[Saved entries]
════
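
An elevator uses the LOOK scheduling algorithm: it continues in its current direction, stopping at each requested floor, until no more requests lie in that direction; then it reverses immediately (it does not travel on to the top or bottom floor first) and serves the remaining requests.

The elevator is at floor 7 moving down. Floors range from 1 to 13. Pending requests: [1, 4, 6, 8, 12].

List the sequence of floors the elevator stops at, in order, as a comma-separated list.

Current: 7, moving DOWN
Serve below first (descending): [6, 4, 1]
Then reverse, serve above (ascending): [8, 12]

Answer: 6, 4, 1, 8, 12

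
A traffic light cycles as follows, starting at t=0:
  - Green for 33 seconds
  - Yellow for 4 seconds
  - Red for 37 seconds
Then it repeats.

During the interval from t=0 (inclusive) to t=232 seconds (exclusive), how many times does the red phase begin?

Answer: 3

Derivation:
Cycle = 33+4+37 = 74s
red phase starts at t = k*74 + 37 for k=0,1,2,...
Need k*74+37 < 232 → k < 2.635
k ∈ {0, ..., 2} → 3 starts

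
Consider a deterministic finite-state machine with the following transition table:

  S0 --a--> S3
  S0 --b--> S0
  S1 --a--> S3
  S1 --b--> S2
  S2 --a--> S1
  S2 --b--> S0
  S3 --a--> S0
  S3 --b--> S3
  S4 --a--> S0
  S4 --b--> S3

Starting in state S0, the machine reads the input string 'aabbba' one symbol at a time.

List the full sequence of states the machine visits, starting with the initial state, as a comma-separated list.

Start: S0
  read 'a': S0 --a--> S3
  read 'a': S3 --a--> S0
  read 'b': S0 --b--> S0
  read 'b': S0 --b--> S0
  read 'b': S0 --b--> S0
  read 'a': S0 --a--> S3

Answer: S0, S3, S0, S0, S0, S0, S3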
════
_What to produce:_ After locating the line that holds "Consider a deterministic", print it and each line after it through the end of the data, exactly as it stands.

_Exercise output:_
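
Consider a deterministic finite-state machine with the following transition table:

  S0 --a--> S3
  S0 --b--> S0
  S1 --a--> S3
  S1 --b--> S2
  S2 --a--> S1
  S2 --b--> S0
  S3 --a--> S0
  S3 --b--> S3
  S4 --a--> S0
  S4 --b--> S3

Starting in state S0, the machine reads the input string 'aabbba' one symbol at a time.

List the full sequence of states the machine visits, starting with the initial state, as a comma-separated list.

Start: S0
  read 'a': S0 --a--> S3
  read 'a': S3 --a--> S0
  read 'b': S0 --b--> S0
  read 'b': S0 --b--> S0
  read 'b': S0 --b--> S0
  read 'a': S0 --a--> S3

Answer: S0, S3, S0, S0, S0, S0, S3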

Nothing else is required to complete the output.